= Exercise details =
Identify each line in the records below that contains the word "Ordinance", and copy it.

= Supplied material =
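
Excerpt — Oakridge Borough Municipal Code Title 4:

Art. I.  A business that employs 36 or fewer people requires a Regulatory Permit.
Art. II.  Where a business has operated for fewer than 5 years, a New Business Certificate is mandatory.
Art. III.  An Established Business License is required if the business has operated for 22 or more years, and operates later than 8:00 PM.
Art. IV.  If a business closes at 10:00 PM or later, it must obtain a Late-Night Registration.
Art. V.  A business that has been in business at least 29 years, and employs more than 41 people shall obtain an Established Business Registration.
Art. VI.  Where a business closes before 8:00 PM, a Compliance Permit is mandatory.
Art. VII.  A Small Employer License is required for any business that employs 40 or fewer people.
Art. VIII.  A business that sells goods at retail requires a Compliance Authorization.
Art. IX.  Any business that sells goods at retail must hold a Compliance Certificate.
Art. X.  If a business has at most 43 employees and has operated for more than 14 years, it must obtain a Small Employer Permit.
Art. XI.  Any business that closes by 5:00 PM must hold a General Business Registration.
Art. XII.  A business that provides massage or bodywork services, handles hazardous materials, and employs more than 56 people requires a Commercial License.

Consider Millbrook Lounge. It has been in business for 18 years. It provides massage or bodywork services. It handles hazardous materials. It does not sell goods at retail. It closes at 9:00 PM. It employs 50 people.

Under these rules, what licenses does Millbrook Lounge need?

None

Art. I. employees 50 > 36 → Regulatory Permit not required.
Art. II. years in business 18 ≥ 5 → New Business Certificate not required.
Art. III. years in business 18 < 22; closes 9:00 PM, after 8:00 PM → Established Business License not required.
Art. IV. closes 9:00 PM, at/before 10:00 PM → Late-Night Registration not required.
Art. V. years in business 18 < 29; employees 50 > 41 → Established Business Registration not required.
Art. VI. closes 9:00 PM, after 8:00 PM → Compliance Permit not required.
Art. VII. employees 50 > 40 → Small Employer License not required.
Art. VIII. does not sell goods at retail → Compliance Authorization not required.
Art. IX. does not sell goods at retail → Compliance Certificate not required.
Art. X. employees 50 > 43; years in business 18 > 14 → Small Employer Permit not required.
Art. XI. closes 9:00 PM, after 5:00 PM → General Business Registration not required.
Art. XII. provides massage or bodywork services; handles hazardous materials; employees 50 ≤ 56 → Commercial License not required.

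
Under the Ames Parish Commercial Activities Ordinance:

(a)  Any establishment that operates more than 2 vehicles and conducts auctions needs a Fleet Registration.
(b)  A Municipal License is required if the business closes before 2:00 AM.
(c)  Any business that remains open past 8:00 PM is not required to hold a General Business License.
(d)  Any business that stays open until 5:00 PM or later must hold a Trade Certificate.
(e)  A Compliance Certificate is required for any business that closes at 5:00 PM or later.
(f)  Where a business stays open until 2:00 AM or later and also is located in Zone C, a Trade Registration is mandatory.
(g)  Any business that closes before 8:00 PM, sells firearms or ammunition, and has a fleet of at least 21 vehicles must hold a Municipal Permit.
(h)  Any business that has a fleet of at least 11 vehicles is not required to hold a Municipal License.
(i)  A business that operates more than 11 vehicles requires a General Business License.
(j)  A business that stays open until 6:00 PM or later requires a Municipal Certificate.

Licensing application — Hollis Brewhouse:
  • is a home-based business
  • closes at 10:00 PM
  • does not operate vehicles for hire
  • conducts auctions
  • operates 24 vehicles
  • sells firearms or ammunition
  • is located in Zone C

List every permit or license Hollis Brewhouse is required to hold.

(a) vehicles 24 > 2; conducts auctions → Fleet Registration required.
(b) closes 10:00 PM, at/before 2:00 AM → Municipal License required.
(c) closes 10:00 PM, after 8:00 PM → exempt from General Business License.
(d) closes 10:00 PM, after 5:00 PM → Trade Certificate required.
(e) closes 10:00 PM, after 5:00 PM → Compliance Certificate required.
(f) closes 10:00 PM, at/before 2:00 AM; is located in Zone C → Trade Registration not required.
(g) closes 10:00 PM, after 8:00 PM; sells firearms or ammunition; vehicles 24 ≥ 21 → Municipal Permit not required.
(h) vehicles 24 ≥ 11 → exempt from Municipal License.
(i) vehicles 24 > 11 → General Business License required.
(j) closes 10:00 PM, after 6:00 PM → Municipal Certificate required.

Compliance Certificate, Fleet Registration, Municipal Certificate, Trade Certificate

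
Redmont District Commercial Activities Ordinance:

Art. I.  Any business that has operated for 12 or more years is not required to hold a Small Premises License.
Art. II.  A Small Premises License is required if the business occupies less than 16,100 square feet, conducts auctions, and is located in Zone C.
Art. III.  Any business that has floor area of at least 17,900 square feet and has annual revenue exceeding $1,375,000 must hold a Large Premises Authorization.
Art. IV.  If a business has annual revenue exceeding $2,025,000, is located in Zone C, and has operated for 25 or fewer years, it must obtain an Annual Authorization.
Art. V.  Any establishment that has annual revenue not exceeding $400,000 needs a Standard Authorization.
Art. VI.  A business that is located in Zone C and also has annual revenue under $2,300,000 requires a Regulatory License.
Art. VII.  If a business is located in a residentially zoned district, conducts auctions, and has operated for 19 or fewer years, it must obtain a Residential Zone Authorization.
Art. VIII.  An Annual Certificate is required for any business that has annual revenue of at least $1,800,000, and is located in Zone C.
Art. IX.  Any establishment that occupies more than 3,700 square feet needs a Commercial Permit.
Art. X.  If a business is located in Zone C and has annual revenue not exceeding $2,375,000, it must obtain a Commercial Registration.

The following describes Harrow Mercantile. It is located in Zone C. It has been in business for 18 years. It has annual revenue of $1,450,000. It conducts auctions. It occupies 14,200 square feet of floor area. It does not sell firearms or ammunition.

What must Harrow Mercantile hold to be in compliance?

Commercial Permit, Commercial Registration, Regulatory License

Art. I. years in business 18 ≥ 12 → exempt from Small Premises License.
Art. II. floor area 14,200 square feet < 16,100 square feet; conducts auctions; is located in Zone C → Small Premises License required.
Art. III. floor area 14,200 square feet < 17,900 square feet; revenue $1,450,000 > $1,375,000 → Large Premises Authorization not required.
Art. IV. revenue $1,450,000 ≤ $2,025,000; is located in Zone C; years in business 18 ≤ 25 → Annual Authorization not required.
Art. V. revenue $1,450,000 > $400,000 → Standard Authorization not required.
Art. VI. is located in Zone C; revenue $1,450,000 < $2,300,000 → Regulatory License required.
Art. VII. is located in Zone C (not: is located in a residentially zoned district); conducts auctions; years in business 18 ≤ 19 → Residential Zone Authorization not required.
Art. VIII. revenue $1,450,000 < $1,800,000; is located in Zone C → Annual Certificate not required.
Art. IX. floor area 14,200 square feet > 3,700 square feet → Commercial Permit required.
Art. X. is located in Zone C; revenue $1,450,000 ≤ $2,375,000 → Commercial Registration required.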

= Output =
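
Under the Ames Parish Commercial Activities Ordinance:
Redmont District Commercial Activities Ordinance: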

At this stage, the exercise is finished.